Work item: Return each line of the material below exactly. Begin at the first and end on the line with "gcd(k^2 - 7*k + 12, k^2 - 3*k - 4) = k - 4".
========================================
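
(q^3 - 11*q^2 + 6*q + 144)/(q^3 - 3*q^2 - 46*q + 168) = (q^2 - 5*q - 24)/(q^2 + 3*q - 28)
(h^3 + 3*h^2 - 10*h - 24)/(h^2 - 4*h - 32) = (h^2 - h - 6)/(h - 8)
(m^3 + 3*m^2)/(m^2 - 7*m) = m*(m + 3)/(m - 7)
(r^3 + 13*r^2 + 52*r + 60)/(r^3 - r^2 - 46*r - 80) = (r + 6)/(r - 8)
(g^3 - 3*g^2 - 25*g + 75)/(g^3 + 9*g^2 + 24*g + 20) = (g^2 - 8*g + 15)/(g^2 + 4*g + 4)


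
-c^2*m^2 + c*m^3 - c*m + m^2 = m*(-c + m)*(c*m + 1)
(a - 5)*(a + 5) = a^2 - 25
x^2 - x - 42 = (x - 7)*(x + 6)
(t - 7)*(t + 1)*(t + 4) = t^3 - 2*t^2 - 31*t - 28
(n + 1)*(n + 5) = n^2 + 6*n + 5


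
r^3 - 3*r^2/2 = r^2*(r - 3/2)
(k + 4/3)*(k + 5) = k^2 + 19*k/3 + 20/3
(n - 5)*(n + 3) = n^2 - 2*n - 15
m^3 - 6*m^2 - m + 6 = (m - 6)*(m - 1)*(m + 1)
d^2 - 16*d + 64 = (d - 8)^2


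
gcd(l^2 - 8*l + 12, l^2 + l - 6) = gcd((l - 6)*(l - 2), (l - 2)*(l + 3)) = l - 2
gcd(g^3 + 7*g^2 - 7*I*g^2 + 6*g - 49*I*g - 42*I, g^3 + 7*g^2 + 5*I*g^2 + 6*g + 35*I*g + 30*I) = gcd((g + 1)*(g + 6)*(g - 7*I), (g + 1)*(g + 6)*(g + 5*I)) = g^2 + 7*g + 6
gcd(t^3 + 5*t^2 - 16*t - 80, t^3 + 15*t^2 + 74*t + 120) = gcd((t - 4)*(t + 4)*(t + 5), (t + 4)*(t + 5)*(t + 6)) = t^2 + 9*t + 20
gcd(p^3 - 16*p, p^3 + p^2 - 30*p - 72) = p + 4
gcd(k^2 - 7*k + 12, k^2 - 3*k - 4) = k - 4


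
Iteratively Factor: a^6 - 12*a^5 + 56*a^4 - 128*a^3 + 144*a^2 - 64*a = (a - 4)*(a^5 - 8*a^4 + 24*a^3 - 32*a^2 + 16*a) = (a - 4)*(a - 2)*(a^4 - 6*a^3 + 12*a^2 - 8*a) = (a - 4)*(a - 2)^2*(a^3 - 4*a^2 + 4*a) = (a - 4)*(a - 2)^3*(a^2 - 2*a) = a*(a - 4)*(a - 2)^3*(a - 2)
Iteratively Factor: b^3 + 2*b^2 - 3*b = (b - 1)*(b^2 + 3*b) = b*(b - 1)*(b + 3)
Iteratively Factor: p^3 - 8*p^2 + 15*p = (p - 3)*(p^2 - 5*p) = (p - 5)*(p - 3)*(p)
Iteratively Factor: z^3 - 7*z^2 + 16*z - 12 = (z - 2)*(z^2 - 5*z + 6) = (z - 3)*(z - 2)*(z - 2)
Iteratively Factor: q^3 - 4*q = (q)*(q^2 - 4) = q*(q + 2)*(q - 2)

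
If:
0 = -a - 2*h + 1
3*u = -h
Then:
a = 6*u + 1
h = -3*u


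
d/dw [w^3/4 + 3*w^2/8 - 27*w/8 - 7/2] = 3*w^2/4 + 3*w/4 - 27/8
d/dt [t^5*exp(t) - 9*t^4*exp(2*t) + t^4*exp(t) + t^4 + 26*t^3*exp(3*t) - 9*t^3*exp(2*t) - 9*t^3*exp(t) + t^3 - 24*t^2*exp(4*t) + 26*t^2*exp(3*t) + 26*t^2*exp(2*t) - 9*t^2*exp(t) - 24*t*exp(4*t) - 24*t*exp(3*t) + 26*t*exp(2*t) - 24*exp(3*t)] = t^5*exp(t) - 18*t^4*exp(2*t) + 6*t^4*exp(t) + 78*t^3*exp(3*t) - 54*t^3*exp(2*t) - 5*t^3*exp(t) + 4*t^3 - 96*t^2*exp(4*t) + 156*t^2*exp(3*t) + 25*t^2*exp(2*t) - 36*t^2*exp(t) + 3*t^2 - 144*t*exp(4*t) - 20*t*exp(3*t) + 104*t*exp(2*t) - 18*t*exp(t) - 24*exp(4*t) - 96*exp(3*t) + 26*exp(2*t)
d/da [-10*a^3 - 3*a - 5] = -30*a^2 - 3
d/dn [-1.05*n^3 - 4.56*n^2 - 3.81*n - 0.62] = -3.15*n^2 - 9.12*n - 3.81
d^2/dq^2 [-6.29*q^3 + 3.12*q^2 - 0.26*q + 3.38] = 6.24 - 37.74*q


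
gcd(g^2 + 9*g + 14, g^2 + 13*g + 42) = g + 7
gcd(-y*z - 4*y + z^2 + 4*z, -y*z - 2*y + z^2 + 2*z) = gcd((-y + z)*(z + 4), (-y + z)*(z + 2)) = y - z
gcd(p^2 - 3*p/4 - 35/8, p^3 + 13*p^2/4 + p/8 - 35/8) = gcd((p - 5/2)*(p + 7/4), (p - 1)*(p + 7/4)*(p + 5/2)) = p + 7/4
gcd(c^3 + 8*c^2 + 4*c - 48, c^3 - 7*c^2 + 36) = 1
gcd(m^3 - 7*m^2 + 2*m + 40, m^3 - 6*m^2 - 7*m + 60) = m^2 - 9*m + 20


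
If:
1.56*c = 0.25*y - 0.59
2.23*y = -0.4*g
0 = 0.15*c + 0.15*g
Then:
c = -0.39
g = 0.39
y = -0.07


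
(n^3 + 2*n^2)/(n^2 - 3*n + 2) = n^2*(n + 2)/(n^2 - 3*n + 2)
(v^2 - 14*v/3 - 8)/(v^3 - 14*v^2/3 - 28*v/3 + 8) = (3*v + 4)/(3*v^2 + 4*v - 4)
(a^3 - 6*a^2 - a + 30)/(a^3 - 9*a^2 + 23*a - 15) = (a + 2)/(a - 1)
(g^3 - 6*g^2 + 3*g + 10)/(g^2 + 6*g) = (g^3 - 6*g^2 + 3*g + 10)/(g*(g + 6))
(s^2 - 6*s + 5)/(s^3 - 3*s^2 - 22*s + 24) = (s - 5)/(s^2 - 2*s - 24)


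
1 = 1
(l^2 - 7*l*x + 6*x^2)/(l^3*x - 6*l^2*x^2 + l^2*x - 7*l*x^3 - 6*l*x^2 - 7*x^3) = (-l^2 + 7*l*x - 6*x^2)/(x*(-l^3 + 6*l^2*x - l^2 + 7*l*x^2 + 6*l*x + 7*x^2))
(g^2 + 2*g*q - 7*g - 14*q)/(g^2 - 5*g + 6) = (g^2 + 2*g*q - 7*g - 14*q)/(g^2 - 5*g + 6)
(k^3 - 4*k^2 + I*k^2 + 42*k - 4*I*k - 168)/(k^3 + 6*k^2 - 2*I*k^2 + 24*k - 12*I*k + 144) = (k^2 + k*(-4 + 7*I) - 28*I)/(k^2 + k*(6 + 4*I) + 24*I)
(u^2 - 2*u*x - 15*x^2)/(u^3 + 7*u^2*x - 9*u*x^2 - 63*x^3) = (-u + 5*x)/(-u^2 - 4*u*x + 21*x^2)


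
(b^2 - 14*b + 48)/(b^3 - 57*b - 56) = (b - 6)/(b^2 + 8*b + 7)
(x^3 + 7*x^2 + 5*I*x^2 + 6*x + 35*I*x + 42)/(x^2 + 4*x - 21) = (x^2 + 5*I*x + 6)/(x - 3)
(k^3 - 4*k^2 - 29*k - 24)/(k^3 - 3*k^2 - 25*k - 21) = (k - 8)/(k - 7)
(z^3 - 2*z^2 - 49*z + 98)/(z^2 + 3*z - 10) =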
========================================
Result of this task:
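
(q^3 - 11*q^2 + 6*q + 144)/(q^3 - 3*q^2 - 46*q + 168) = (q^2 - 5*q - 24)/(q^2 + 3*q - 28)
(h^3 + 3*h^2 - 10*h - 24)/(h^2 - 4*h - 32) = (h^2 - h - 6)/(h - 8)
(m^3 + 3*m^2)/(m^2 - 7*m) = m*(m + 3)/(m - 7)
(r^3 + 13*r^2 + 52*r + 60)/(r^3 - r^2 - 46*r - 80) = (r + 6)/(r - 8)
(g^3 - 3*g^2 - 25*g + 75)/(g^3 + 9*g^2 + 24*g + 20) = (g^2 - 8*g + 15)/(g^2 + 4*g + 4)


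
-c^2*m^2 + c*m^3 - c*m + m^2 = m*(-c + m)*(c*m + 1)
(a - 5)*(a + 5) = a^2 - 25
x^2 - x - 42 = (x - 7)*(x + 6)
(t - 7)*(t + 1)*(t + 4) = t^3 - 2*t^2 - 31*t - 28
(n + 1)*(n + 5) = n^2 + 6*n + 5


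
r^3 - 3*r^2/2 = r^2*(r - 3/2)
(k + 4/3)*(k + 5) = k^2 + 19*k/3 + 20/3
(n - 5)*(n + 3) = n^2 - 2*n - 15
m^3 - 6*m^2 - m + 6 = (m - 6)*(m - 1)*(m + 1)
d^2 - 16*d + 64 = (d - 8)^2


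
gcd(l^2 - 8*l + 12, l^2 + l - 6) = gcd((l - 6)*(l - 2), (l - 2)*(l + 3)) = l - 2
gcd(g^3 + 7*g^2 - 7*I*g^2 + 6*g - 49*I*g - 42*I, g^3 + 7*g^2 + 5*I*g^2 + 6*g + 35*I*g + 30*I) = gcd((g + 1)*(g + 6)*(g - 7*I), (g + 1)*(g + 6)*(g + 5*I)) = g^2 + 7*g + 6
gcd(t^3 + 5*t^2 - 16*t - 80, t^3 + 15*t^2 + 74*t + 120) = gcd((t - 4)*(t + 4)*(t + 5), (t + 4)*(t + 5)*(t + 6)) = t^2 + 9*t + 20
gcd(p^3 - 16*p, p^3 + p^2 - 30*p - 72) = p + 4
gcd(k^2 - 7*k + 12, k^2 - 3*k - 4) = k - 4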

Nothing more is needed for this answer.